> **Exercise description**
Set down the listing below again, exactly as written.

Segment Open

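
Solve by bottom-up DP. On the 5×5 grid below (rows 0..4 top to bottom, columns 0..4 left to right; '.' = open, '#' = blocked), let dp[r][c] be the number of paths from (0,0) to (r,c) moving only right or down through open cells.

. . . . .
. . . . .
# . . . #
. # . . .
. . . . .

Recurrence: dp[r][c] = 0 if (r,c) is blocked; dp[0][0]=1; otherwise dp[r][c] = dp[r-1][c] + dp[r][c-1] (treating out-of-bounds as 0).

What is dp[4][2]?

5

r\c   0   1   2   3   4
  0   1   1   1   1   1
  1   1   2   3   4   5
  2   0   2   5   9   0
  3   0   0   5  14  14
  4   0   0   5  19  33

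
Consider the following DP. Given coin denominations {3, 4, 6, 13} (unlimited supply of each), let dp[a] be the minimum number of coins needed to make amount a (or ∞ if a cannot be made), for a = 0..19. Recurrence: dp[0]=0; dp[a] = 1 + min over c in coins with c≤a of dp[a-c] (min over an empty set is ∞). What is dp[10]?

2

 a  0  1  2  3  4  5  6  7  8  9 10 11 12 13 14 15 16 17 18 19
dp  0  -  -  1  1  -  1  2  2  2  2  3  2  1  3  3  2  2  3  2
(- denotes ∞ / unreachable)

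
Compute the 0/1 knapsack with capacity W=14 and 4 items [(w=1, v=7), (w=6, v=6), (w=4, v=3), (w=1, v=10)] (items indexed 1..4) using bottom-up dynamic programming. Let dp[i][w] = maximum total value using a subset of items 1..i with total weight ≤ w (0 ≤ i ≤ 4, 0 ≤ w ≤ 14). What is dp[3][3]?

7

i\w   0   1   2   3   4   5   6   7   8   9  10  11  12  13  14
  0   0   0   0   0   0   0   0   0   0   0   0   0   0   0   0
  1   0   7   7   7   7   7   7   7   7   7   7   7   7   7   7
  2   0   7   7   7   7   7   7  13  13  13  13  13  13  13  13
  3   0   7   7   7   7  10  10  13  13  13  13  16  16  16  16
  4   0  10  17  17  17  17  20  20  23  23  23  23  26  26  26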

Segment Closed

> **Task output**
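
Solve by bottom-up DP. On the 5×5 grid below (rows 0..4 top to bottom, columns 0..4 left to right; '.' = open, '#' = blocked), let dp[r][c] be the number of paths from (0,0) to (r,c) moving only right or down through open cells.

. . . . .
. . . . .
# . . . #
. # . . .
. . . . .

Recurrence: dp[r][c] = 0 if (r,c) is blocked; dp[0][0]=1; otherwise dp[r][c] = dp[r-1][c] + dp[r][c-1] (treating out-of-bounds as 0).

What is dp[4][2]?

5

r\c   0   1   2   3   4
  0   1   1   1   1   1
  1   1   2   3   4   5
  2   0   2   5   9   0
  3   0   0   5  14  14
  4   0   0   5  19  33

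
Consider the following DP. Given coin denominations {3, 4, 6, 13} (unlimited supply of each), let dp[a] be the minimum number of coins needed to make amount a (or ∞ if a cannot be made), for a = 0..19. Recurrence: dp[0]=0; dp[a] = 1 + min over c in coins with c≤a of dp[a-c] (min over an empty set is ∞). What is dp[10]?

2

 a  0  1  2  3  4  5  6  7  8  9 10 11 12 13 14 15 16 17 18 19
dp  0  -  -  1  1  -  1  2  2  2  2  3  2  1  3  3  2  2  3  2
(- denotes ∞ / unreachable)

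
Compute the 0/1 knapsack with capacity W=14 and 4 items [(w=1, v=7), (w=6, v=6), (w=4, v=3), (w=1, v=10)] (items indexed 1..4) using bottom-up dynamic programming. Let dp[i][w] = maximum total value using a subset of items 1..i with total weight ≤ w (0 ≤ i ≤ 4, 0 ≤ w ≤ 14). What is dp[3][3]?

7

i\w   0   1   2   3   4   5   6   7   8   9  10  11  12  13  14
  0   0   0   0   0   0   0   0   0   0   0   0   0   0   0   0
  1   0   7   7   7   7   7   7   7   7   7   7   7   7   7   7
  2   0   7   7   7   7   7   7  13  13  13  13  13  13  13  13
  3   0   7   7   7   7  10  10  13  13  13  13  16  16  16  16
  4   0  10  17  17  17  17  20  20  23  23  23  23  26  26  26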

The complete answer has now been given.